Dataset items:
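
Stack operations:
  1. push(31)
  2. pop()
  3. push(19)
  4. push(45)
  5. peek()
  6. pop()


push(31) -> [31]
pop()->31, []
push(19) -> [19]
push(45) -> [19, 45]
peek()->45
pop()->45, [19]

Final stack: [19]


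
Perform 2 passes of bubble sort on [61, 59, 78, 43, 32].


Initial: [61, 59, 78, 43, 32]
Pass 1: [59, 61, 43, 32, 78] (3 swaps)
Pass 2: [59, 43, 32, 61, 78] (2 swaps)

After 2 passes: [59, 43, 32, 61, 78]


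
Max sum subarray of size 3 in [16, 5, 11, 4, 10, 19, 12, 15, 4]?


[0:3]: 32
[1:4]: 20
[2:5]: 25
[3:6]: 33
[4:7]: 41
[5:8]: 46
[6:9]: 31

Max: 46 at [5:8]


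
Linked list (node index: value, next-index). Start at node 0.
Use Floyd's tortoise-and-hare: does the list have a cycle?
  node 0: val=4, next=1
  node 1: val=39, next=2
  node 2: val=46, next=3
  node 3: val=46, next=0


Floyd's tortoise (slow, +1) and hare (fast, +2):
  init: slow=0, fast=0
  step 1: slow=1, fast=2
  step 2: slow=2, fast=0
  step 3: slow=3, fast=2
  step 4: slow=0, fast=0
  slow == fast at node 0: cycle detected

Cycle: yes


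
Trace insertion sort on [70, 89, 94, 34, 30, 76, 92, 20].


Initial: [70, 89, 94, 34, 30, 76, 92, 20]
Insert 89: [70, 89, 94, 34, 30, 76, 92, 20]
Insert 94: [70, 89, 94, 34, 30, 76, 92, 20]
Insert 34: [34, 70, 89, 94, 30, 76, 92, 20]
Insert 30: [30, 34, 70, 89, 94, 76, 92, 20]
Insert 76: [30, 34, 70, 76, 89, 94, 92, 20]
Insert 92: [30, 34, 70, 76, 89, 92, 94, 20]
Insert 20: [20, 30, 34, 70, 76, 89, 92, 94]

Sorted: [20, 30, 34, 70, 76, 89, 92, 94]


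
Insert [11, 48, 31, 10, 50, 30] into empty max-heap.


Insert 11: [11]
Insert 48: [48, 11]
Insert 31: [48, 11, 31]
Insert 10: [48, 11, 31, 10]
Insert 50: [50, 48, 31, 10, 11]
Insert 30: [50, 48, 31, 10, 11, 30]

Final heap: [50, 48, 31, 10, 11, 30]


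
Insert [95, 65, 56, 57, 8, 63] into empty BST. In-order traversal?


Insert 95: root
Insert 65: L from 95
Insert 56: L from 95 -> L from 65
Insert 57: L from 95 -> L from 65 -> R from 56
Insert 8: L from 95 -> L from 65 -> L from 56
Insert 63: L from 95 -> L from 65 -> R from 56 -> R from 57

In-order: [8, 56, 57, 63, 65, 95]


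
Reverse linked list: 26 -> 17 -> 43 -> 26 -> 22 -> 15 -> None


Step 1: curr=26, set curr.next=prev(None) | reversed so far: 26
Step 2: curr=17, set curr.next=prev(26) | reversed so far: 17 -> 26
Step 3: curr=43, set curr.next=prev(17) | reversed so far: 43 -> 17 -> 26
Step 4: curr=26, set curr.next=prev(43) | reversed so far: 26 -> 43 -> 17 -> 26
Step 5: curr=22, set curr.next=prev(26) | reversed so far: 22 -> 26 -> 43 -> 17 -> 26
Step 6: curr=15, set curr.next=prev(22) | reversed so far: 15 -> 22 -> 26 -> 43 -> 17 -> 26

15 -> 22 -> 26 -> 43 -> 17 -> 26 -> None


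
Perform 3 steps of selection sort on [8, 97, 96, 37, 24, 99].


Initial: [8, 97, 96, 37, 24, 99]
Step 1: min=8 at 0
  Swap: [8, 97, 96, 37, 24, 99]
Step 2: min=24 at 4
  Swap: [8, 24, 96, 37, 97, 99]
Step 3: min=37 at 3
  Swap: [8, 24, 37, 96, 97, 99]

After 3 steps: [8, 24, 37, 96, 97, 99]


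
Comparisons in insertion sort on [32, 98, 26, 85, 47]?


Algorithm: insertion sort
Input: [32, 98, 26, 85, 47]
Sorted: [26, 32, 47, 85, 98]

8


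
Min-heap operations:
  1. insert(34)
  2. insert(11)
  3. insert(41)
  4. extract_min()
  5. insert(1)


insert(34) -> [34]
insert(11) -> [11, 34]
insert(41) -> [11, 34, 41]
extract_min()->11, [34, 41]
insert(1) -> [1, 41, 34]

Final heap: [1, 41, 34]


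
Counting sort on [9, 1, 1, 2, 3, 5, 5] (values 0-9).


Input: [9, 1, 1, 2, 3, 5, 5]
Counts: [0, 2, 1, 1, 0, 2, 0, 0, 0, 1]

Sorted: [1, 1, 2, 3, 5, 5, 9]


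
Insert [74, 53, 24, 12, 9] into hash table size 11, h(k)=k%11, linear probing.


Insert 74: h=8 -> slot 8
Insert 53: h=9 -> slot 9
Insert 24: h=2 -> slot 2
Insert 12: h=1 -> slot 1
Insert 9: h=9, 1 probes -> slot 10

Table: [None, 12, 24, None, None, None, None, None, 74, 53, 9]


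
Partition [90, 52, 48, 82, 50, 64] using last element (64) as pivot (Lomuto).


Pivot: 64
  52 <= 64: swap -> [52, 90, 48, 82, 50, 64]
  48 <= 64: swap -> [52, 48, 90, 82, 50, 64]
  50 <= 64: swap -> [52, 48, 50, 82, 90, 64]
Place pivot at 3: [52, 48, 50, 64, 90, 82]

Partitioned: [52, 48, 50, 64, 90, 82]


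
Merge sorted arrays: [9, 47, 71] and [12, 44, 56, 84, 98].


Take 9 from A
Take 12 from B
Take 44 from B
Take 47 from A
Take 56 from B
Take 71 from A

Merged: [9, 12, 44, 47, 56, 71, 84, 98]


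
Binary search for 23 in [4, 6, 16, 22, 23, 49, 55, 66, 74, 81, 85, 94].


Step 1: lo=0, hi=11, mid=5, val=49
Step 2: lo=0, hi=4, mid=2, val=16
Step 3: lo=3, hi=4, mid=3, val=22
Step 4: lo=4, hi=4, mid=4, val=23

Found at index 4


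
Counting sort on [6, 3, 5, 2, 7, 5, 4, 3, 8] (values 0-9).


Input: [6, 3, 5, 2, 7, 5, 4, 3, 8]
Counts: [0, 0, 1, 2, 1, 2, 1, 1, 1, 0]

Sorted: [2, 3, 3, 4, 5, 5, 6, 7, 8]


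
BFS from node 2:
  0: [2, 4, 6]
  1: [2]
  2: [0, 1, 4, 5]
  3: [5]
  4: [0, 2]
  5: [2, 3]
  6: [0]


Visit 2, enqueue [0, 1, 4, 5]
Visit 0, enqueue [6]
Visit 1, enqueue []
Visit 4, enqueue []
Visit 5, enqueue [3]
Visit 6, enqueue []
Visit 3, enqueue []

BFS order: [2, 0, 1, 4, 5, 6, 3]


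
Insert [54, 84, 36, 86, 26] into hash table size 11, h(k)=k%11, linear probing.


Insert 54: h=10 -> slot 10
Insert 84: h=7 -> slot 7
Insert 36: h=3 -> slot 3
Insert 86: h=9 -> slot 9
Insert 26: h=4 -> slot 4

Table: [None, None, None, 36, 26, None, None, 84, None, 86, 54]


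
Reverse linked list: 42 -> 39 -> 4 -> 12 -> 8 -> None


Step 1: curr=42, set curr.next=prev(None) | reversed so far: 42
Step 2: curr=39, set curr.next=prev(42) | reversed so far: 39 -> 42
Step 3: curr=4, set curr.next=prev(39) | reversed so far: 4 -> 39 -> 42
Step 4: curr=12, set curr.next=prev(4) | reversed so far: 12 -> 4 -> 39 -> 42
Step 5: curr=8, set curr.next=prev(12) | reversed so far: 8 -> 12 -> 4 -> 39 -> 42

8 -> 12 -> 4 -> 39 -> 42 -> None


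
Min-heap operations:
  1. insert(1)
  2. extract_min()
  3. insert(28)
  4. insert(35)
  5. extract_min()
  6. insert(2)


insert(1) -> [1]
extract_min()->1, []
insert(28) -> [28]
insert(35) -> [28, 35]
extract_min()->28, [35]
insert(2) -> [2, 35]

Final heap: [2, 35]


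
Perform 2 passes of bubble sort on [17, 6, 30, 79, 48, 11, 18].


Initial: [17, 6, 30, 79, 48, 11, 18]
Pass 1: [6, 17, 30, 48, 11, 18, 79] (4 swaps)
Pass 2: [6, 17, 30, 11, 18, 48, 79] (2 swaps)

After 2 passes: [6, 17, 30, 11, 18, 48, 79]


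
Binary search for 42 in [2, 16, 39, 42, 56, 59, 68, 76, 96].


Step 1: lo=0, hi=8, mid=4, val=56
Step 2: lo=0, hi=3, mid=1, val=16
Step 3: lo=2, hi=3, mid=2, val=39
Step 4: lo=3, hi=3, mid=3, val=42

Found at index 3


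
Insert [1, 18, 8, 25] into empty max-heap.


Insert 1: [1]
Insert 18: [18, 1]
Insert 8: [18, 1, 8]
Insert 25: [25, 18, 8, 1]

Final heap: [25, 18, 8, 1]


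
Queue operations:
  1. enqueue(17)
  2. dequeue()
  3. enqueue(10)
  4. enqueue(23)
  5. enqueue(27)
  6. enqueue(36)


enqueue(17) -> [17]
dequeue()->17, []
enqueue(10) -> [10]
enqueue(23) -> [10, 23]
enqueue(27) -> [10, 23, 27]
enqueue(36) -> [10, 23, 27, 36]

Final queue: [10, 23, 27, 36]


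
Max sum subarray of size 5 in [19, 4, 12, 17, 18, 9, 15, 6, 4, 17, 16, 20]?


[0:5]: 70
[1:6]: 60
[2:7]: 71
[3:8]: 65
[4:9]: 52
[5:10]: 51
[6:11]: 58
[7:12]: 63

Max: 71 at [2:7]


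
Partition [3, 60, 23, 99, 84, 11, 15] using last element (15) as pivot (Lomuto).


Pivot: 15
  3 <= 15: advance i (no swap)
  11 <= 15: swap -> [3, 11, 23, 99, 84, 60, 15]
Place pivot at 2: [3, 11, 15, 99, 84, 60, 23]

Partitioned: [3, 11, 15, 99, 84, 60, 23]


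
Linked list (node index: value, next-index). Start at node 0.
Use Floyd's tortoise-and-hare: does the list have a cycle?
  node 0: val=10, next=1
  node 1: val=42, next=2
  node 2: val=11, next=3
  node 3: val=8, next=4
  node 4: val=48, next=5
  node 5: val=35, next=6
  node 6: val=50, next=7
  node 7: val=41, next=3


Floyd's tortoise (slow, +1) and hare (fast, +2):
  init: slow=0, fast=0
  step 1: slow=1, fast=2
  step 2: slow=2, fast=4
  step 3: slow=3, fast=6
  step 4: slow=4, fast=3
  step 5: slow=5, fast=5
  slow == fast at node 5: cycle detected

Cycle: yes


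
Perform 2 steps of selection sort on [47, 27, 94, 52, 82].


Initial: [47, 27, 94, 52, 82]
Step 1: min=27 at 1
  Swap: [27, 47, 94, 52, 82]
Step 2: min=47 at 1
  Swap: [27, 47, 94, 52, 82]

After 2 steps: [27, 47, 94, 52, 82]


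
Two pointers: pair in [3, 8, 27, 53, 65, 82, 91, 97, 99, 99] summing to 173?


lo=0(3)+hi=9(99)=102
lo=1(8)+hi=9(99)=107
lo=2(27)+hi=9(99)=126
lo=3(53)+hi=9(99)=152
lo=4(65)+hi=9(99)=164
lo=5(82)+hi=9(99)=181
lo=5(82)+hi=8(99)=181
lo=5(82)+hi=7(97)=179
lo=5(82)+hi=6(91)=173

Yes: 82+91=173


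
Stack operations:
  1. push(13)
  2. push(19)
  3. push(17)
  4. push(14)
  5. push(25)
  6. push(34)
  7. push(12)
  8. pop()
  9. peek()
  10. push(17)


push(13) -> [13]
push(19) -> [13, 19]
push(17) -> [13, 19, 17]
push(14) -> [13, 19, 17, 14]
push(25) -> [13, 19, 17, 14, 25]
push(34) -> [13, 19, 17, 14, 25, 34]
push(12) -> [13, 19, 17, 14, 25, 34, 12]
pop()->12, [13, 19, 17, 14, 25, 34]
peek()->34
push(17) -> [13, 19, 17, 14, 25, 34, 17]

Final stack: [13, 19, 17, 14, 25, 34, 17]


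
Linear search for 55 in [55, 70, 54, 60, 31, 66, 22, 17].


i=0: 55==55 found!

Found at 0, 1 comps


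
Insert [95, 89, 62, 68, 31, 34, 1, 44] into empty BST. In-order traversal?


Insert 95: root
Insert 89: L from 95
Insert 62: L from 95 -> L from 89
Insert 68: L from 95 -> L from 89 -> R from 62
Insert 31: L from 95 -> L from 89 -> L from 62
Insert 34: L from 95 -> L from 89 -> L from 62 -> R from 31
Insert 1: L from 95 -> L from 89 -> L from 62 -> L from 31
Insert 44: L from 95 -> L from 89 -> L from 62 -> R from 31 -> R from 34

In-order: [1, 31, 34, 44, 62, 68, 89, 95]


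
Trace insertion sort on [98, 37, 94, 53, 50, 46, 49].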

TASK TO COMPLETE:
Which lines run from the one holding "6. push(34)" through the end of the data? Write them out exactly, ends included, and add nothing.

EXPECTED ANSWER:
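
  6. push(34)
  7. push(12)
  8. pop()
  9. peek()
  10. push(17)


push(13) -> [13]
push(19) -> [13, 19]
push(17) -> [13, 19, 17]
push(14) -> [13, 19, 17, 14]
push(25) -> [13, 19, 17, 14, 25]
push(34) -> [13, 19, 17, 14, 25, 34]
push(12) -> [13, 19, 17, 14, 25, 34, 12]
pop()->12, [13, 19, 17, 14, 25, 34]
peek()->34
push(17) -> [13, 19, 17, 14, 25, 34, 17]

Final stack: [13, 19, 17, 14, 25, 34, 17]


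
Linear search for 55 in [55, 70, 54, 60, 31, 66, 22, 17].


i=0: 55==55 found!

Found at 0, 1 comps


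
Insert [95, 89, 62, 68, 31, 34, 1, 44] into empty BST. In-order traversal?


Insert 95: root
Insert 89: L from 95
Insert 62: L from 95 -> L from 89
Insert 68: L from 95 -> L from 89 -> R from 62
Insert 31: L from 95 -> L from 89 -> L from 62
Insert 34: L from 95 -> L from 89 -> L from 62 -> R from 31
Insert 1: L from 95 -> L from 89 -> L from 62 -> L from 31
Insert 44: L from 95 -> L from 89 -> L from 62 -> R from 31 -> R from 34

In-order: [1, 31, 34, 44, 62, 68, 89, 95]


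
Trace insertion sort on [98, 37, 94, 53, 50, 46, 49].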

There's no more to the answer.